### EXERCISE REQUIREMENTS
Having found the line containing "Summary statistics for" in the data below, reproduce that line and each one after it to the end, exactly, and include nothing else.

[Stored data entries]

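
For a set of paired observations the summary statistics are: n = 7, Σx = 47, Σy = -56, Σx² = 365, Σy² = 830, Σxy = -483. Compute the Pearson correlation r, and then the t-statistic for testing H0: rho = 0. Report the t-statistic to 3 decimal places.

-2.775

S_xy = nΣxy − ΣxΣy = 7·(-483) − 47·(-56) = -3381 − (-2632) = -749
S_xx = nΣx² − (Σx)² = 7·365 − 47² = 2555 − 2209 = 346
S_yy = nΣy² − (Σy)² = 7·830 − (-56)² = 5810 − 3136 = 2674
r = S_xy / √(S_xx·S_yy) = -749 / √(346·2674) = -749 / √925204 = -749 / 961.8753 = -0.7787
t = r·√(n−2)/√(1−r²) = -0.7787·√5 / √(1−0.606374) = -1.741226 / 0.627396 = -2.775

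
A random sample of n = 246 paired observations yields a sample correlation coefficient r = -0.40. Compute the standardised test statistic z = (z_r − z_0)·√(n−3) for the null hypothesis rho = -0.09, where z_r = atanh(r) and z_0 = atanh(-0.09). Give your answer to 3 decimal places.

Fisher z: atanh(-0.40) = -0.423649, atanh(-0.09) = -0.090244
z = (z_r − z_0)·√(n−3) = (-0.423649 − (-0.090244))·√243 = -0.333405 · 15.588457 = -5.197

-5.197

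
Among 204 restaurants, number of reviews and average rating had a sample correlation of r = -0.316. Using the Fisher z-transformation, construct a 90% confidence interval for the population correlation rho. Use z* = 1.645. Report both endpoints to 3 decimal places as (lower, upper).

(-0.416, -0.208)

z_r = atanh(-0.316) = -0.327197;  SE = 1/√(n−3) = 1/√201 = 0.070535
z-limits: -0.327197 ± 1.645·0.070535 = -0.327197 ± 0.116030 = [-0.443227, -0.211167]
ρ-limits: (tanh -0.443227, tanh -0.211167) = (-0.416, -0.208)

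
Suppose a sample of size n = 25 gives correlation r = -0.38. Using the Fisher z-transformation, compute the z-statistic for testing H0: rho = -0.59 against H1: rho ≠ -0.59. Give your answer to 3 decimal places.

1.302

z_r = atanh(-0.38) = -0.400060,  z_0 = atanh(-0.59) = -0.677666
SE = 1/√(n−3) = 1/√22 = 0.213201
z = (z_r − z_0)/SE = (-0.400060 − (-0.677666)) / 0.213201 = 0.277606 / 0.213201 = 1.302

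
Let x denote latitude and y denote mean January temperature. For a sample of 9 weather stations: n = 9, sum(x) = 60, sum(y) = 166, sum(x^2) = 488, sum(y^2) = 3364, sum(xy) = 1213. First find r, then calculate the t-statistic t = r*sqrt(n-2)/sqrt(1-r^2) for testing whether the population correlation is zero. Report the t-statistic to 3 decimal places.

2.275

S_xy = nΣxy − ΣxΣy = 9·1213 − 60·166 = 10917 − 9960 = 957
S_xx = nΣx² − (Σx)² = 9·488 − 60² = 4392 − 3600 = 792
S_yy = nΣy² − (Σy)² = 9·3364 − 166² = 30276 − 27556 = 2720
r = S_xy / √(S_xx·S_yy) = 957 / √(792·2720) = 957 / √2154240 = 957 / 1467.7329 = 0.6520
t = r·√(n−2)/√(1−r²) = 0.6520·√7 / √(1−0.425104) = 1.725030 / 0.758219 = 2.275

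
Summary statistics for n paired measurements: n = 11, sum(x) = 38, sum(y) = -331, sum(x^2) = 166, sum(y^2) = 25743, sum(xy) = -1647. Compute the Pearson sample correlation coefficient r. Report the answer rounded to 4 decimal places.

S_xy = nΣxy − ΣxΣy = 11·(-1647) − 38·(-331) = -18117 − (-12578) = -5539
S_xx = nΣx² − (Σx)² = 11·166 − 38² = 1826 − 1444 = 382
S_yy = nΣy² − (Σy)² = 11·25743 − (-331)² = 283173 − 109561 = 173612
r = S_xy / √(S_xx·S_yy) = -5539 / √(382·173612) = -5539 / √66319784 = -5539 / 8143.6960 = -0.6802

-0.6802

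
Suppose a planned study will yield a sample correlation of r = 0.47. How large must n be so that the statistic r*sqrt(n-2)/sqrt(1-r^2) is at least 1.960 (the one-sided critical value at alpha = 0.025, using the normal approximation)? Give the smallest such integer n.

16

Need r·√(n−2)/√(1−r²) ≥ 1.960
√(n−2) ≥ 1.960·√(1−0.2209) / 0.47 = 1.960·0.882666 / 0.47 = 3.6809
n−2 ≥ 13.5490  ⇒  n ≥ 15.5490
Smallest integer n = 16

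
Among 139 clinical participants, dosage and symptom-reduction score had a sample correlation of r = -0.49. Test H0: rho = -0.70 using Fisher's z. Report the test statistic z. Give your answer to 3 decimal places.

3.863

Fisher z: atanh(-0.49) = -0.536060, atanh(-0.70) = -0.867301
z = (z_r − z_0)·√(n−3) = (-0.536060 − (-0.867301))·√136 = 0.331241 · 11.661904 = 3.863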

### TASK SOLUTION
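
Summary statistics for n paired measurements: n = 11, sum(x) = 38, sum(y) = -331, sum(x^2) = 166, sum(y^2) = 25743, sum(xy) = -1647. Compute the Pearson sample correlation coefficient r. Report the answer rounded to 4 decimal places.

S_xy = nΣxy − ΣxΣy = 11·(-1647) − 38·(-331) = -18117 − (-12578) = -5539
S_xx = nΣx² − (Σx)² = 11·166 − 38² = 1826 − 1444 = 382
S_yy = nΣy² − (Σy)² = 11·25743 − (-331)² = 283173 − 109561 = 173612
r = S_xy / √(S_xx·S_yy) = -5539 / √(382·173612) = -5539 / √66319784 = -5539 / 8143.6960 = -0.6802

-0.6802

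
Suppose a planned study will yield a sample correlation of r = 0.47. How large must n be so that the statistic r*sqrt(n-2)/sqrt(1-r^2) is at least 1.960 (the one-sided critical value at alpha = 0.025, using the normal approximation)? Give the smallest such integer n.

16

Need r·√(n−2)/√(1−r²) ≥ 1.960
√(n−2) ≥ 1.960·√(1−0.2209) / 0.47 = 1.960·0.882666 / 0.47 = 3.6809
n−2 ≥ 13.5490  ⇒  n ≥ 15.5490
Smallest integer n = 16

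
Among 139 clinical participants, dosage and symptom-reduction score had a sample correlation of r = -0.49. Test H0: rho = -0.70 using Fisher's z. Report the test statistic z. Give your answer to 3 decimal places.

3.863

Fisher z: atanh(-0.49) = -0.536060, atanh(-0.70) = -0.867301
z = (z_r − z_0)·√(n−3) = (-0.536060 − (-0.867301))·√136 = 0.331241 · 11.661904 = 3.863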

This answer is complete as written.